■ WORK REQUIRED ■
Everything from the line with "For a rectangular open channel where bottom width is 8.5" through the last line of the records below should be copied exactly, both ends included.

■ DATA TO EXAMINE ■
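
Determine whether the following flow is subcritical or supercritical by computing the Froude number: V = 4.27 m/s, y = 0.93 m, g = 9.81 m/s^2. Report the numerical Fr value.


The Froude number is defined as Fr = V / sqrt(g*y).
g*y = 9.81 * 0.93 = 9.1233.
sqrt(g*y) = sqrt(9.1233) = 3.0205.
Fr = 4.27 / 3.0205 = 1.4137.
Since Fr > 1, the flow is supercritical.

1.4137


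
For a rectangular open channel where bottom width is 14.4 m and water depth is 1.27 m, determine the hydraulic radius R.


For a rectangular section:
Flow area A = b * y = 14.4 * 1.27 = 18.29 m^2.
Wetted perimeter P = b + 2y = 14.4 + 2*1.27 = 16.94 m.
Hydraulic radius R = A/P = 18.29 / 16.94 = 1.0796 m.

1.0796


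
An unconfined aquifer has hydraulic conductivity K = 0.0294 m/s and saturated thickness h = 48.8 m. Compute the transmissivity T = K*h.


Transmissivity is defined as T = K * h.
T = 0.0294 * 48.8
  = 1.4347 m^2/s.

1.4347


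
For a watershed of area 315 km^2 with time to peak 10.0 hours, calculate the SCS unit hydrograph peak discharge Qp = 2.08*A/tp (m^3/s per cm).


SCS formula: Qp = 2.08 * A / tp.
Qp = 2.08 * 315 / 10.0
   = 655.2 / 10.0
   = 65.52 m^3/s per cm.

65.52


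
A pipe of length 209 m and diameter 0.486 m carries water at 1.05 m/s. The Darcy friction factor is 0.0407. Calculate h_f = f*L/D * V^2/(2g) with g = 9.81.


Darcy-Weisbach equation: h_f = f * (L/D) * V^2/(2g).
f * L/D = 0.0407 * 209/0.486 = 17.5027.
V^2/(2g) = 1.05^2 / (2*9.81) = 1.1025 / 19.62 = 0.0562 m.
h_f = 17.5027 * 0.0562 = 0.984 m.

0.984


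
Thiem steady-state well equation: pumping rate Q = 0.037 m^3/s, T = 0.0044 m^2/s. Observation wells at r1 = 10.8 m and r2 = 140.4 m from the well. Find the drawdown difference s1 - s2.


Thiem equation: s1 - s2 = Q/(2*pi*T) * ln(r2/r1).
ln(r2/r1) = ln(140.4/10.8) = 2.5649.
Q/(2*pi*T) = 0.037 / (2*pi*0.0044) = 0.037 / 0.0276 = 1.3383.
s1 - s2 = 1.3383 * 2.5649 = 3.4328 m.

3.4328


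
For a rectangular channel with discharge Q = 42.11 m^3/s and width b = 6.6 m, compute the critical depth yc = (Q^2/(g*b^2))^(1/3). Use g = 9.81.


Using yc = (Q^2 / (g * b^2))^(1/3):
Q^2 = 42.11^2 = 1773.25.
g * b^2 = 9.81 * 6.6^2 = 9.81 * 43.56 = 427.32.
Q^2 / (g*b^2) = 1773.25 / 427.32 = 4.1497.
yc = 4.1497^(1/3) = 1.607 m.

1.607


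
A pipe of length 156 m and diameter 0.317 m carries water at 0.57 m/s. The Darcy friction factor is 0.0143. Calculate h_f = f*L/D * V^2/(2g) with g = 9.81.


Darcy-Weisbach equation: h_f = f * (L/D) * V^2/(2g).
f * L/D = 0.0143 * 156/0.317 = 7.0372.
V^2/(2g) = 0.57^2 / (2*9.81) = 0.3249 / 19.62 = 0.0166 m.
h_f = 7.0372 * 0.0166 = 0.117 m.

0.117


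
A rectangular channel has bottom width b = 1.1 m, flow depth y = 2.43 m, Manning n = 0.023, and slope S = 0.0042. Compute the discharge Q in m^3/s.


For a rectangular channel, the cross-sectional area A = b * y = 1.1 * 2.43 = 2.67 m^2.
The wetted perimeter P = b + 2y = 1.1 + 2*2.43 = 5.96 m.
Hydraulic radius R = A/P = 2.67/5.96 = 0.4485 m.
Velocity V = (1/n)*R^(2/3)*S^(1/2) = (1/0.023)*0.4485^(2/3)*0.0042^(1/2) = 1.6509 m/s.
Discharge Q = A * V = 2.67 * 1.6509 = 4.413 m^3/s.

4.413


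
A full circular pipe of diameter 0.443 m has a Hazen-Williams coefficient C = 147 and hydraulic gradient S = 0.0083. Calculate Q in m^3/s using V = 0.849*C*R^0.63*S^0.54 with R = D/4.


For a full circular pipe, R = D/4 = 0.443/4 = 0.1108 m.
V = 0.849 * 147 * 0.1108^0.63 * 0.0083^0.54
  = 0.849 * 147 * 0.249998 * 0.075215
  = 2.3467 m/s.
Pipe area A = pi*D^2/4 = pi*0.443^2/4 = 0.1541 m^2.
Q = A * V = 0.1541 * 2.3467 = 0.3617 m^3/s.

0.3617


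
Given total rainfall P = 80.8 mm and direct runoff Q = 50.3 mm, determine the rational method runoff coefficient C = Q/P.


The runoff coefficient C = runoff depth / rainfall depth.
C = 50.3 / 80.8
  = 0.6225.

0.6225


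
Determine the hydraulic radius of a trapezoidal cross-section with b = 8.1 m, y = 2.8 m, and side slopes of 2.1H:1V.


For a trapezoidal section with side slope z:
A = (b + z*y)*y = (8.1 + 2.1*2.8)*2.8 = 39.144 m^2.
P = b + 2*y*sqrt(1 + z^2) = 8.1 + 2*2.8*sqrt(1 + 2.1^2) = 21.125 m.
R = A/P = 39.144 / 21.125 = 1.8529 m.

1.8529


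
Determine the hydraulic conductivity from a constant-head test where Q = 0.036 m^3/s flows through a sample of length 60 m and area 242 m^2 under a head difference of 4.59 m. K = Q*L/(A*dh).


From K = Q*L / (A*dh):
Numerator: Q*L = 0.036 * 60 = 2.16.
Denominator: A*dh = 242 * 4.59 = 1110.78.
K = 2.16 / 1110.78 = 0.001945 m/s.

0.001945


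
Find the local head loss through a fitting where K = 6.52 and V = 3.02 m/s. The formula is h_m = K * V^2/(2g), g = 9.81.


Minor loss formula: h_m = K * V^2/(2g).
V^2 = 3.02^2 = 9.1204.
V^2/(2g) = 9.1204 / 19.62 = 0.4649 m.
h_m = 6.52 * 0.4649 = 3.0308 m.

3.0308


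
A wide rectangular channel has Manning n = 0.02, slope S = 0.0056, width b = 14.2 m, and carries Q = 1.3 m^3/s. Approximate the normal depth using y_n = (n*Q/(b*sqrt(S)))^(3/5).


We use the wide-channel approximation y_n = (n*Q/(b*sqrt(S)))^(3/5).
sqrt(S) = sqrt(0.0056) = 0.074833.
Numerator: n*Q = 0.02 * 1.3 = 0.026.
Denominator: b*sqrt(S) = 14.2 * 0.074833 = 1.062629.
arg = 0.0245.
y_n = 0.0245^(3/5) = 0.1079 m.

0.1079


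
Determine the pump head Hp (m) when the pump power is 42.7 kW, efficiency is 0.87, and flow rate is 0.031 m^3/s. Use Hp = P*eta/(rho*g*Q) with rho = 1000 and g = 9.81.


Pump head formula: Hp = P * eta / (rho * g * Q).
Numerator: P * eta = 42.7 * 1000 * 0.87 = 37149.0 W.
Denominator: rho * g * Q = 1000 * 9.81 * 0.031 = 304.11.
Hp = 37149.0 / 304.11 = 122.16 m.

122.16


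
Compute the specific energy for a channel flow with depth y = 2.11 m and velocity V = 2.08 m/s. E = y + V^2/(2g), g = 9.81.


Specific energy E = y + V^2/(2g).
Velocity head = V^2/(2g) = 2.08^2 / (2*9.81) = 4.3264 / 19.62 = 0.2205 m.
E = 2.11 + 0.2205 = 2.3305 m.

2.3305


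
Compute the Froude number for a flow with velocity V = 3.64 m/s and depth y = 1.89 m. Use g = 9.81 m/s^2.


The Froude number is defined as Fr = V / sqrt(g*y).
g*y = 9.81 * 1.89 = 18.5409.
sqrt(g*y) = sqrt(18.5409) = 4.3059.
Fr = 3.64 / 4.3059 = 0.8453.

0.8453


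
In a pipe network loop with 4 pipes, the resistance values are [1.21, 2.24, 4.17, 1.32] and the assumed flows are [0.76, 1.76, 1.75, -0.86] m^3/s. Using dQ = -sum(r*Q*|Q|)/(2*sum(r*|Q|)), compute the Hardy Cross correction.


Numerator terms (r*Q*|Q|): 1.21*0.76*|0.76| = 0.6989; 2.24*1.76*|1.76| = 6.9386; 4.17*1.75*|1.75| = 12.7706; 1.32*-0.86*|-0.86| = -0.9763.
Sum of numerator = 19.4319.
Denominator terms (r*|Q|): 1.21*|0.76| = 0.9196; 2.24*|1.76| = 3.9424; 4.17*|1.75| = 7.2975; 1.32*|-0.86| = 1.1352.
2 * sum of denominator = 2 * 13.2947 = 26.5894.
dQ = -19.4319 / 26.5894 = -0.7308 m^3/s.

-0.7308


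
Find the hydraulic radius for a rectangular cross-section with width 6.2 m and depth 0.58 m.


For a rectangular section:
Flow area A = b * y = 6.2 * 0.58 = 3.6 m^2.
Wetted perimeter P = b + 2y = 6.2 + 2*0.58 = 7.36 m.
Hydraulic radius R = A/P = 3.6 / 7.36 = 0.4886 m.

0.4886


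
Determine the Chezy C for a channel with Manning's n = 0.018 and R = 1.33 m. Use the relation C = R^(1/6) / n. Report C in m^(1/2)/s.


The Chezy coefficient relates to Manning's n through C = R^(1/6) / n.
R^(1/6) = 1.33^(1/6) = 1.048677.
C = 1.048677 / 0.018 = 58.26 m^(1/2)/s.

58.26


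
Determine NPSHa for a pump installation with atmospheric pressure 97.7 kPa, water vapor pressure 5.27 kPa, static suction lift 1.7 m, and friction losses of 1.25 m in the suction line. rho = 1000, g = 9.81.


NPSHa = p_atm/(rho*g) - z_s - hf_s - p_vap/(rho*g).
p_atm/(rho*g) = 97.7*1000 / (1000*9.81) = 9.959 m.
p_vap/(rho*g) = 5.27*1000 / (1000*9.81) = 0.537 m.
NPSHa = 9.959 - 1.7 - 1.25 - 0.537
      = 6.47 m.

6.47


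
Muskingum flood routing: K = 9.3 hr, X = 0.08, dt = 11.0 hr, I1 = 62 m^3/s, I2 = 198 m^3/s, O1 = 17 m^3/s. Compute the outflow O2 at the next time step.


Muskingum coefficients:
denom = 2*K*(1-X) + dt = 2*9.3*(1-0.08) + 11.0 = 28.112.
C0 = (dt - 2*K*X)/denom = (11.0 - 2*9.3*0.08)/28.112 = 0.3384.
C1 = (dt + 2*K*X)/denom = (11.0 + 2*9.3*0.08)/28.112 = 0.4442.
C2 = (2*K*(1-X) - dt)/denom = 0.2174.
O2 = C0*I2 + C1*I1 + C2*O1
   = 0.3384*198 + 0.4442*62 + 0.2174*17
   = 98.23 m^3/s.

98.23


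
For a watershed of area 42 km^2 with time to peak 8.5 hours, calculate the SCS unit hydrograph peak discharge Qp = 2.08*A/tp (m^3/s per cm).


SCS formula: Qp = 2.08 * A / tp.
Qp = 2.08 * 42 / 8.5
   = 87.36 / 8.5
   = 10.28 m^3/s per cm.

10.28


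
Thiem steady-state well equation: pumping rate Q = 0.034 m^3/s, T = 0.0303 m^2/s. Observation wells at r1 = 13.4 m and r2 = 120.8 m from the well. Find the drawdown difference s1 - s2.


Thiem equation: s1 - s2 = Q/(2*pi*T) * ln(r2/r1).
ln(r2/r1) = ln(120.8/13.4) = 2.1989.
Q/(2*pi*T) = 0.034 / (2*pi*0.0303) = 0.034 / 0.1904 = 0.1786.
s1 - s2 = 0.1786 * 2.1989 = 0.3927 m.

0.3927


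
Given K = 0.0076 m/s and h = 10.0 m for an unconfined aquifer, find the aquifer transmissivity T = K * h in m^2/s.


Transmissivity is defined as T = K * h.
T = 0.0076 * 10.0
  = 0.076 m^2/s.

0.076


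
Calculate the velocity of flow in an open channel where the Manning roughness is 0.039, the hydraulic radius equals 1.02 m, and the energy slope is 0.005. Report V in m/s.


Manning's equation gives V = (1/n) * R^(2/3) * S^(1/2).
First, compute R^(2/3) = 1.02^(2/3) = 1.0133.
Next, S^(1/2) = 0.005^(1/2) = 0.070711.
Then 1/n = 1/0.039 = 25.64.
V = 25.64 * 1.0133 * 0.070711 = 1.8372 m/s.

1.8372


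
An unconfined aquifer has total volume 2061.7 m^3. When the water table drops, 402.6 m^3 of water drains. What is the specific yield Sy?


Specific yield Sy = Volume drained / Total volume.
Sy = 402.6 / 2061.7
   = 0.1953.

0.1953


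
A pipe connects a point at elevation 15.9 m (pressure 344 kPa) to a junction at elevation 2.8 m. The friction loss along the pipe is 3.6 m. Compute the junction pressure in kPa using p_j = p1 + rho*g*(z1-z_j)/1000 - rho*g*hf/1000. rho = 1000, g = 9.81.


Junction pressure: p_j = p1 + rho*g*(z1 - z_j)/1000 - rho*g*hf/1000.
Elevation term = 1000*9.81*(15.9 - 2.8)/1000 = 128.511 kPa.
Friction term = 1000*9.81*3.6/1000 = 35.316 kPa.
p_j = 344 + 128.511 - 35.316 = 437.2 kPa.

437.2


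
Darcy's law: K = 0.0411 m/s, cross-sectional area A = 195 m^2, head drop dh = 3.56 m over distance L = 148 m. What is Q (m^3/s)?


Darcy's law: Q = K * A * i, where i = dh/L.
Hydraulic gradient i = 3.56 / 148 = 0.024054.
Q = 0.0411 * 195 * 0.024054
  = 0.1928 m^3/s.

0.1928


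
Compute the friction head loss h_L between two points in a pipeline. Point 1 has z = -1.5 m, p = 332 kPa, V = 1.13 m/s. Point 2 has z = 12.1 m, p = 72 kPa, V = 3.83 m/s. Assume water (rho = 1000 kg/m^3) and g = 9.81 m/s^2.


Total head at each section: H = z + p/(rho*g) + V^2/(2g).
H1 = -1.5 + 332*1000/(1000*9.81) + 1.13^2/(2*9.81)
   = -1.5 + 33.843 + 0.0651
   = 32.408 m.
H2 = 12.1 + 72*1000/(1000*9.81) + 3.83^2/(2*9.81)
   = 12.1 + 7.339 + 0.7477
   = 20.187 m.
h_L = H1 - H2 = 32.408 - 20.187 = 12.221 m.

12.221


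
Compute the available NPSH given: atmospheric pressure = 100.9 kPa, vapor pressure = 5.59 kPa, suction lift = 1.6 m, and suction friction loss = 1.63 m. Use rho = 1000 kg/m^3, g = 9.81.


NPSHa = p_atm/(rho*g) - z_s - hf_s - p_vap/(rho*g).
p_atm/(rho*g) = 100.9*1000 / (1000*9.81) = 10.285 m.
p_vap/(rho*g) = 5.59*1000 / (1000*9.81) = 0.57 m.
NPSHa = 10.285 - 1.6 - 1.63 - 0.57
      = 6.49 m.

6.49


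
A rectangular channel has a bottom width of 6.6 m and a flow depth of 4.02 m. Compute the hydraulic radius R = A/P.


For a rectangular section:
Flow area A = b * y = 6.6 * 4.02 = 26.53 m^2.
Wetted perimeter P = b + 2y = 6.6 + 2*4.02 = 14.64 m.
Hydraulic radius R = A/P = 26.53 / 14.64 = 1.8123 m.

1.8123


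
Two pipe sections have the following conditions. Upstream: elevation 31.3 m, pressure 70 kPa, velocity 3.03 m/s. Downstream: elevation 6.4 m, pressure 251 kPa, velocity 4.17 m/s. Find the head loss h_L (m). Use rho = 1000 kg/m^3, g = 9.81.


Total head at each section: H = z + p/(rho*g) + V^2/(2g).
H1 = 31.3 + 70*1000/(1000*9.81) + 3.03^2/(2*9.81)
   = 31.3 + 7.136 + 0.4679
   = 38.904 m.
H2 = 6.4 + 251*1000/(1000*9.81) + 4.17^2/(2*9.81)
   = 6.4 + 25.586 + 0.8863
   = 32.872 m.
h_L = H1 - H2 = 38.904 - 32.872 = 6.031 m.

6.031


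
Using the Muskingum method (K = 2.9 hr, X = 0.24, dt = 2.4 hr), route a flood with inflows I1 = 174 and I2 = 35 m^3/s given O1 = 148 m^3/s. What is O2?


Muskingum coefficients:
denom = 2*K*(1-X) + dt = 2*2.9*(1-0.24) + 2.4 = 6.808.
C0 = (dt - 2*K*X)/denom = (2.4 - 2*2.9*0.24)/6.808 = 0.1481.
C1 = (dt + 2*K*X)/denom = (2.4 + 2*2.9*0.24)/6.808 = 0.557.
C2 = (2*K*(1-X) - dt)/denom = 0.2949.
O2 = C0*I2 + C1*I1 + C2*O1
   = 0.1481*35 + 0.557*174 + 0.2949*148
   = 145.75 m^3/s.

145.75


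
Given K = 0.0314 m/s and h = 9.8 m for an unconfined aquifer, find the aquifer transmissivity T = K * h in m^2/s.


Transmissivity is defined as T = K * h.
T = 0.0314 * 9.8
  = 0.3077 m^2/s.

0.3077


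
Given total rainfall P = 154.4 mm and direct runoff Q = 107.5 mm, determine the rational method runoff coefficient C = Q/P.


The runoff coefficient C = runoff depth / rainfall depth.
C = 107.5 / 154.4
  = 0.6962.

0.6962


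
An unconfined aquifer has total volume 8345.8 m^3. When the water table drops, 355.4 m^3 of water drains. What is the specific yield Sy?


Specific yield Sy = Volume drained / Total volume.
Sy = 355.4 / 8345.8
   = 0.0426.

0.0426


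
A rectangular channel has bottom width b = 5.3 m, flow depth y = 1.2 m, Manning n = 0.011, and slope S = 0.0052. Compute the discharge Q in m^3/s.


For a rectangular channel, the cross-sectional area A = b * y = 5.3 * 1.2 = 6.36 m^2.
The wetted perimeter P = b + 2y = 5.3 + 2*1.2 = 7.7 m.
Hydraulic radius R = A/P = 6.36/7.7 = 0.826 m.
Velocity V = (1/n)*R^(2/3)*S^(1/2) = (1/0.011)*0.826^(2/3)*0.0052^(1/2) = 5.771 m/s.
Discharge Q = A * V = 6.36 * 5.771 = 36.704 m^3/s.

36.704


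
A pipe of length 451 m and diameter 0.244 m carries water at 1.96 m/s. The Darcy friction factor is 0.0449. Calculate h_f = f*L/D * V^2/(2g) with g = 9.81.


Darcy-Weisbach equation: h_f = f * (L/D) * V^2/(2g).
f * L/D = 0.0449 * 451/0.244 = 82.9914.
V^2/(2g) = 1.96^2 / (2*9.81) = 3.8416 / 19.62 = 0.1958 m.
h_f = 82.9914 * 0.1958 = 16.25 m.

16.25


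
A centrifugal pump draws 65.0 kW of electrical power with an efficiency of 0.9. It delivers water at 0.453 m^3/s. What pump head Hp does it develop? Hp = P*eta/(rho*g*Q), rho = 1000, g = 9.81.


Pump head formula: Hp = P * eta / (rho * g * Q).
Numerator: P * eta = 65.0 * 1000 * 0.9 = 58500.0 W.
Denominator: rho * g * Q = 1000 * 9.81 * 0.453 = 4443.93.
Hp = 58500.0 / 4443.93 = 13.16 m.

13.16


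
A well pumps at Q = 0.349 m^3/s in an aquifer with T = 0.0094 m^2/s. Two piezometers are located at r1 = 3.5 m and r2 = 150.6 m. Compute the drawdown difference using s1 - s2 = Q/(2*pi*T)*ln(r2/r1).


Thiem equation: s1 - s2 = Q/(2*pi*T) * ln(r2/r1).
ln(r2/r1) = ln(150.6/3.5) = 3.7619.
Q/(2*pi*T) = 0.349 / (2*pi*0.0094) = 0.349 / 0.0591 = 5.9091.
s1 - s2 = 5.9091 * 3.7619 = 22.229 m.

22.229


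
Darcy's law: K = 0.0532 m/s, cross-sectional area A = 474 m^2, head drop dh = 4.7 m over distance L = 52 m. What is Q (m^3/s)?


Darcy's law: Q = K * A * i, where i = dh/L.
Hydraulic gradient i = 4.7 / 52 = 0.090385.
Q = 0.0532 * 474 * 0.090385
  = 2.2792 m^3/s.

2.2792


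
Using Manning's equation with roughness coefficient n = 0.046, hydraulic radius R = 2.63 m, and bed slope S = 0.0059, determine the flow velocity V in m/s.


Manning's equation gives V = (1/n) * R^(2/3) * S^(1/2).
First, compute R^(2/3) = 2.63^(2/3) = 1.9053.
Next, S^(1/2) = 0.0059^(1/2) = 0.076811.
Then 1/n = 1/0.046 = 21.74.
V = 21.74 * 1.9053 * 0.076811 = 3.1815 m/s.

3.1815


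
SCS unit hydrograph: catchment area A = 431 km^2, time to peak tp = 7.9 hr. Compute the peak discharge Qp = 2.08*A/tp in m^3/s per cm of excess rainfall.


SCS formula: Qp = 2.08 * A / tp.
Qp = 2.08 * 431 / 7.9
   = 896.48 / 7.9
   = 113.48 m^3/s per cm.

113.48


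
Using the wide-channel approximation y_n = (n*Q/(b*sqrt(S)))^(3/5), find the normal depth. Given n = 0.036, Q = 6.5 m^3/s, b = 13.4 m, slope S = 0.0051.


We use the wide-channel approximation y_n = (n*Q/(b*sqrt(S)))^(3/5).
sqrt(S) = sqrt(0.0051) = 0.071414.
Numerator: n*Q = 0.036 * 6.5 = 0.234.
Denominator: b*sqrt(S) = 13.4 * 0.071414 = 0.956948.
arg = 0.2445.
y_n = 0.2445^(3/5) = 0.4295 m.

0.4295


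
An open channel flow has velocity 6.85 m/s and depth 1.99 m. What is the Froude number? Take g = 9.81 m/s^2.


The Froude number is defined as Fr = V / sqrt(g*y).
g*y = 9.81 * 1.99 = 19.5219.
sqrt(g*y) = sqrt(19.5219) = 4.4184.
Fr = 6.85 / 4.4184 = 1.5503.

1.5503


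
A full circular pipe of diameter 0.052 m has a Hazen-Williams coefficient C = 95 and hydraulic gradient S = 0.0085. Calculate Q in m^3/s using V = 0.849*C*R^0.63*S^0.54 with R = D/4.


For a full circular pipe, R = D/4 = 0.052/4 = 0.013 m.
V = 0.849 * 95 * 0.013^0.63 * 0.0085^0.54
  = 0.849 * 95 * 0.064831 * 0.076188
  = 0.3984 m/s.
Pipe area A = pi*D^2/4 = pi*0.052^2/4 = 0.0021 m^2.
Q = A * V = 0.0021 * 0.3984 = 0.0008 m^3/s.

0.0008


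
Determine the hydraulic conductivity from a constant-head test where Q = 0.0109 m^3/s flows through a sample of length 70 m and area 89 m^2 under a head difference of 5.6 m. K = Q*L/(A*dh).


From K = Q*L / (A*dh):
Numerator: Q*L = 0.0109 * 70 = 0.763.
Denominator: A*dh = 89 * 5.6 = 498.4.
K = 0.763 / 498.4 = 0.001531 m/s.

0.001531


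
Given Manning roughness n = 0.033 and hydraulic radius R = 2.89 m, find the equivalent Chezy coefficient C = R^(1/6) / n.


The Chezy coefficient relates to Manning's n through C = R^(1/6) / n.
R^(1/6) = 2.89^(1/6) = 1.193483.
C = 1.193483 / 0.033 = 36.17 m^(1/2)/s.

36.17


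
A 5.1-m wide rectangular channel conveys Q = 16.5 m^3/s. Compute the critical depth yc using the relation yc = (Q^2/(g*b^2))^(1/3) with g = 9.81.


Using yc = (Q^2 / (g * b^2))^(1/3):
Q^2 = 16.5^2 = 272.25.
g * b^2 = 9.81 * 5.1^2 = 9.81 * 26.01 = 255.16.
Q^2 / (g*b^2) = 272.25 / 255.16 = 1.067.
yc = 1.067^(1/3) = 1.0218 m.

1.0218


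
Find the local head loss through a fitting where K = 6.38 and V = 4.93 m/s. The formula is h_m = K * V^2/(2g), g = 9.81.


Minor loss formula: h_m = K * V^2/(2g).
V^2 = 4.93^2 = 24.3049.
V^2/(2g) = 24.3049 / 19.62 = 1.2388 m.
h_m = 6.38 * 1.2388 = 7.9034 m.

7.9034


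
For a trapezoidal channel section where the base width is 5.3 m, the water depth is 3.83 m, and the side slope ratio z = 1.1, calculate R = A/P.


For a trapezoidal section with side slope z:
A = (b + z*y)*y = (5.3 + 1.1*3.83)*3.83 = 36.435 m^2.
P = b + 2*y*sqrt(1 + z^2) = 5.3 + 2*3.83*sqrt(1 + 1.1^2) = 16.687 m.
R = A/P = 36.435 / 16.687 = 2.1834 m.

2.1834


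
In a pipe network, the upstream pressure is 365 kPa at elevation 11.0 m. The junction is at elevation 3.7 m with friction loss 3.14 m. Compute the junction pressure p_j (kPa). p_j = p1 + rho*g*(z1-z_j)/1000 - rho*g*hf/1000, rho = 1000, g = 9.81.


Junction pressure: p_j = p1 + rho*g*(z1 - z_j)/1000 - rho*g*hf/1000.
Elevation term = 1000*9.81*(11.0 - 3.7)/1000 = 71.613 kPa.
Friction term = 1000*9.81*3.14/1000 = 30.803 kPa.
p_j = 365 + 71.613 - 30.803 = 405.81 kPa.

405.81


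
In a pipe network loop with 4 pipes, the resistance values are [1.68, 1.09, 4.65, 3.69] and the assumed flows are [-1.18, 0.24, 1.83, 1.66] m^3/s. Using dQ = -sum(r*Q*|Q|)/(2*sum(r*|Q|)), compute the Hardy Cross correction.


Numerator terms (r*Q*|Q|): 1.68*-1.18*|-1.18| = -2.3392; 1.09*0.24*|0.24| = 0.0628; 4.65*1.83*|1.83| = 15.5724; 3.69*1.66*|1.66| = 10.1682.
Sum of numerator = 23.4641.
Denominator terms (r*|Q|): 1.68*|-1.18| = 1.9824; 1.09*|0.24| = 0.2616; 4.65*|1.83| = 8.5095; 3.69*|1.66| = 6.1254.
2 * sum of denominator = 2 * 16.8789 = 33.7578.
dQ = -23.4641 / 33.7578 = -0.6951 m^3/s.

-0.6951


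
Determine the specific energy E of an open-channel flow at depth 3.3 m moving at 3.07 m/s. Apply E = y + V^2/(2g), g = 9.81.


Specific energy E = y + V^2/(2g).
Velocity head = V^2/(2g) = 3.07^2 / (2*9.81) = 9.4249 / 19.62 = 0.4804 m.
E = 3.3 + 0.4804 = 3.7804 m.

3.7804


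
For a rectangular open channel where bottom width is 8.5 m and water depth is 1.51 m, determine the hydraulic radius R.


For a rectangular section:
Flow area A = b * y = 8.5 * 1.51 = 12.84 m^2.
Wetted perimeter P = b + 2y = 8.5 + 2*1.51 = 11.52 m.
Hydraulic radius R = A/P = 12.84 / 11.52 = 1.1141 m.

1.1141


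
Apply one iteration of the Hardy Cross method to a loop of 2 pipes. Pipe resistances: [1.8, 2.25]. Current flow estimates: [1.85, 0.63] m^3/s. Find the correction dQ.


Numerator terms (r*Q*|Q|): 1.8*1.85*|1.85| = 6.1605; 2.25*0.63*|0.63| = 0.893.
Sum of numerator = 7.0535.
Denominator terms (r*|Q|): 1.8*|1.85| = 3.33; 2.25*|0.63| = 1.4175.
2 * sum of denominator = 2 * 4.7475 = 9.495.
dQ = -7.0535 / 9.495 = -0.7429 m^3/s.

-0.7429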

■ EXERCISE OUTPUT ■
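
For a rectangular open channel where bottom width is 8.5 m and water depth is 1.51 m, determine the hydraulic radius R.


For a rectangular section:
Flow area A = b * y = 8.5 * 1.51 = 12.84 m^2.
Wetted perimeter P = b + 2y = 8.5 + 2*1.51 = 11.52 m.
Hydraulic radius R = A/P = 12.84 / 11.52 = 1.1141 m.

1.1141


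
Apply one iteration of the Hardy Cross method to a loop of 2 pipes. Pipe resistances: [1.8, 2.25]. Current flow estimates: [1.85, 0.63] m^3/s. Find the correction dQ.


Numerator terms (r*Q*|Q|): 1.8*1.85*|1.85| = 6.1605; 2.25*0.63*|0.63| = 0.893.
Sum of numerator = 7.0535.
Denominator terms (r*|Q|): 1.8*|1.85| = 3.33; 2.25*|0.63| = 1.4175.
2 * sum of denominator = 2 * 4.7475 = 9.495.
dQ = -7.0535 / 9.495 = -0.7429 m^3/s.

-0.7429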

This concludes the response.